* **Exercise**: The answer must consist only of the lines from the line with "[27/Feb/2024:08:20:34] LOGOUT - user-service" to the line with "[27/Feb/2024:08:25:07] WARNING - analytics-service", both included, exactly as they stand below.

━━ Information supplied

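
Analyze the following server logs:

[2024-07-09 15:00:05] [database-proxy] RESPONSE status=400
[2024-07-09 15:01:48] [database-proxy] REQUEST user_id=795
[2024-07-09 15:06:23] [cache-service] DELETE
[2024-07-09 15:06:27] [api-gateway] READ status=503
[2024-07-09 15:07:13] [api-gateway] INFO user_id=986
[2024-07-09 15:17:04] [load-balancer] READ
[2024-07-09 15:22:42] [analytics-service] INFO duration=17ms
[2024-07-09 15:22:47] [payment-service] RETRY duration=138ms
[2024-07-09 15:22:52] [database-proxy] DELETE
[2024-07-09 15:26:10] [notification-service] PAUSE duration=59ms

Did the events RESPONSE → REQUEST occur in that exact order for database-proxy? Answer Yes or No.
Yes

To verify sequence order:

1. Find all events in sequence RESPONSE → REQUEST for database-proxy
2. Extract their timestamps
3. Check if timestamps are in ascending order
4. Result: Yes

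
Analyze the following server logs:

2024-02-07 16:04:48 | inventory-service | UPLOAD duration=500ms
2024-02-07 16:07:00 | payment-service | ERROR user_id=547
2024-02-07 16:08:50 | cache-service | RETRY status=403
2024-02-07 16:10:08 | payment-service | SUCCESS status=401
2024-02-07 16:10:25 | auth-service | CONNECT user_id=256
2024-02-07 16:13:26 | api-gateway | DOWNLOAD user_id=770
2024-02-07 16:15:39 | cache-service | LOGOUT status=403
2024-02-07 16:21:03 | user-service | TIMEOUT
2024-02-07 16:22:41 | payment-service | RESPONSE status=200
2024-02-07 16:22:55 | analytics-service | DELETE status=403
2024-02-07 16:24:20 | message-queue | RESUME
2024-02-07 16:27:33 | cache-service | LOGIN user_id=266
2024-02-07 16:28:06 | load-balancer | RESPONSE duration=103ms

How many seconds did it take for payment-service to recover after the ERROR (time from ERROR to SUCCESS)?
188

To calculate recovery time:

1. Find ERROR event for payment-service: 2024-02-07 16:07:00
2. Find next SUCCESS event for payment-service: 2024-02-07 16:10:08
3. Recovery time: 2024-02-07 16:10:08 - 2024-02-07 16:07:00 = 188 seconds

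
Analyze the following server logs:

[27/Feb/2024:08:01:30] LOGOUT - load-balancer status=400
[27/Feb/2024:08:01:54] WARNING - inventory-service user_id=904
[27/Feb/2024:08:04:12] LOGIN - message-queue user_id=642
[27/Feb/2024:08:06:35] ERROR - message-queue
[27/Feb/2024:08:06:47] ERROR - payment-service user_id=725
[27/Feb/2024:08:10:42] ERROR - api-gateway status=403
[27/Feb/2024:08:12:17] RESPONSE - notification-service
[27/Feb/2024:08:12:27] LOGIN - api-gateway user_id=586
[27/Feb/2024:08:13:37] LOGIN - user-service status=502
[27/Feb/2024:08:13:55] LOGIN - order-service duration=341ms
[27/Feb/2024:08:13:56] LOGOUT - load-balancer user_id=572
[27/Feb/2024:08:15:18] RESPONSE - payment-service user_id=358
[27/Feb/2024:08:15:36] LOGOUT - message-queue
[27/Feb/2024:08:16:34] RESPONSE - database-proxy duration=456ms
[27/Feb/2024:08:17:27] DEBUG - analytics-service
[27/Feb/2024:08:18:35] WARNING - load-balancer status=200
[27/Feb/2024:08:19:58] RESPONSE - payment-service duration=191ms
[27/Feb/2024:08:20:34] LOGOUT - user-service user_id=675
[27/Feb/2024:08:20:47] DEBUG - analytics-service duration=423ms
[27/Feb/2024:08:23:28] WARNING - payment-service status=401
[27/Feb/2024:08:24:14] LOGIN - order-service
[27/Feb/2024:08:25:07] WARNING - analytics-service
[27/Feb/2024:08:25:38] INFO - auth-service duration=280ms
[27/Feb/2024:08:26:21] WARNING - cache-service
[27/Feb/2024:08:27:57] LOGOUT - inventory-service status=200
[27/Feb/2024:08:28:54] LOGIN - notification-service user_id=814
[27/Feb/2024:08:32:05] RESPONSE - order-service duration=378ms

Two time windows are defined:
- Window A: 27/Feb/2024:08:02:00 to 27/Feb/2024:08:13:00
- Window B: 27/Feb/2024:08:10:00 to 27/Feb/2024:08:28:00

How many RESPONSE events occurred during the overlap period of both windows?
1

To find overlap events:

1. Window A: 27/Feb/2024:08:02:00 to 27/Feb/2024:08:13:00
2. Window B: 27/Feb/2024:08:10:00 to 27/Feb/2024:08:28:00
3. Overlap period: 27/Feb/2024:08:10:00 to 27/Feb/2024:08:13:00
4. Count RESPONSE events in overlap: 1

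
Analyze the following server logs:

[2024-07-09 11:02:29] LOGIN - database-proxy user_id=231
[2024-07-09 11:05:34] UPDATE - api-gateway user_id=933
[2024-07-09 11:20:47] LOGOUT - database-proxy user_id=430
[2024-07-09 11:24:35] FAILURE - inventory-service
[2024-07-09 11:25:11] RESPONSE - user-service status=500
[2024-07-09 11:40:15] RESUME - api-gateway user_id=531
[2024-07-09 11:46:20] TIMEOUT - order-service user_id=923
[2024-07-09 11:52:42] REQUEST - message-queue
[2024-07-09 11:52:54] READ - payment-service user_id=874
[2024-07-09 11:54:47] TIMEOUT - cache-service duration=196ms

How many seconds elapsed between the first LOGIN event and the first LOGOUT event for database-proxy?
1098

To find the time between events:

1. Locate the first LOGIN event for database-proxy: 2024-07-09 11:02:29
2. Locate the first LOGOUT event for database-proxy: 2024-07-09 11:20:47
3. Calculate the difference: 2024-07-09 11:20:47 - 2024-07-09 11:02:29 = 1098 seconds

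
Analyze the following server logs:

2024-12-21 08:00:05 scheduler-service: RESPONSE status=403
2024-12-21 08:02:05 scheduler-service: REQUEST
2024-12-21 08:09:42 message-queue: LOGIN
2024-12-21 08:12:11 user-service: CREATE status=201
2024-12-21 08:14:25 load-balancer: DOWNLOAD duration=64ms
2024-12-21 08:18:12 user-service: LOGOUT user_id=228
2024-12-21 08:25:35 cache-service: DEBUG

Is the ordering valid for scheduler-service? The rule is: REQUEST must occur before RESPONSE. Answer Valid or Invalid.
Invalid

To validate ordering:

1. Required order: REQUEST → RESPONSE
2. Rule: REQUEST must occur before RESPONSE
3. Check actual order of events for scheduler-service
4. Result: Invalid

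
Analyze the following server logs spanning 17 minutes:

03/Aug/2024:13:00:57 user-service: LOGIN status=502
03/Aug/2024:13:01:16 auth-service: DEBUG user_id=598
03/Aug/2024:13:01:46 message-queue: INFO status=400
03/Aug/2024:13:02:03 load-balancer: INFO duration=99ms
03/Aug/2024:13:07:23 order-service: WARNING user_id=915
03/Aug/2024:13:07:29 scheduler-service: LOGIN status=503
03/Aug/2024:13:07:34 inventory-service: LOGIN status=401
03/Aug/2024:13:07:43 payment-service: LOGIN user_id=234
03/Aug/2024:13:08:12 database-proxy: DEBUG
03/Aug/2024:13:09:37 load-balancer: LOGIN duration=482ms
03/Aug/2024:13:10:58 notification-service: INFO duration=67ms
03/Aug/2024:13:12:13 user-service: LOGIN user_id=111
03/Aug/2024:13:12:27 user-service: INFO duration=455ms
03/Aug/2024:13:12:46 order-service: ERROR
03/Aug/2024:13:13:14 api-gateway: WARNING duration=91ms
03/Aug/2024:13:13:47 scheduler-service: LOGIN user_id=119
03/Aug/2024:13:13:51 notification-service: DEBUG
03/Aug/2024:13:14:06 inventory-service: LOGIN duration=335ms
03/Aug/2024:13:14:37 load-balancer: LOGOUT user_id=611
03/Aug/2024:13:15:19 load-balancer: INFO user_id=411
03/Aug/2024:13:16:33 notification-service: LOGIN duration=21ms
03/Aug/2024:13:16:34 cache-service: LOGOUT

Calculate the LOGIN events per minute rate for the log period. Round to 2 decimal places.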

━━━━

* **Exercise result**:
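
[27/Feb/2024:08:20:34] LOGOUT - user-service user_id=675
[27/Feb/2024:08:20:47] DEBUG - analytics-service duration=423ms
[27/Feb/2024:08:23:28] WARNING - payment-service status=401
[27/Feb/2024:08:24:14] LOGIN - order-service
[27/Feb/2024:08:25:07] WARNING - analytics-service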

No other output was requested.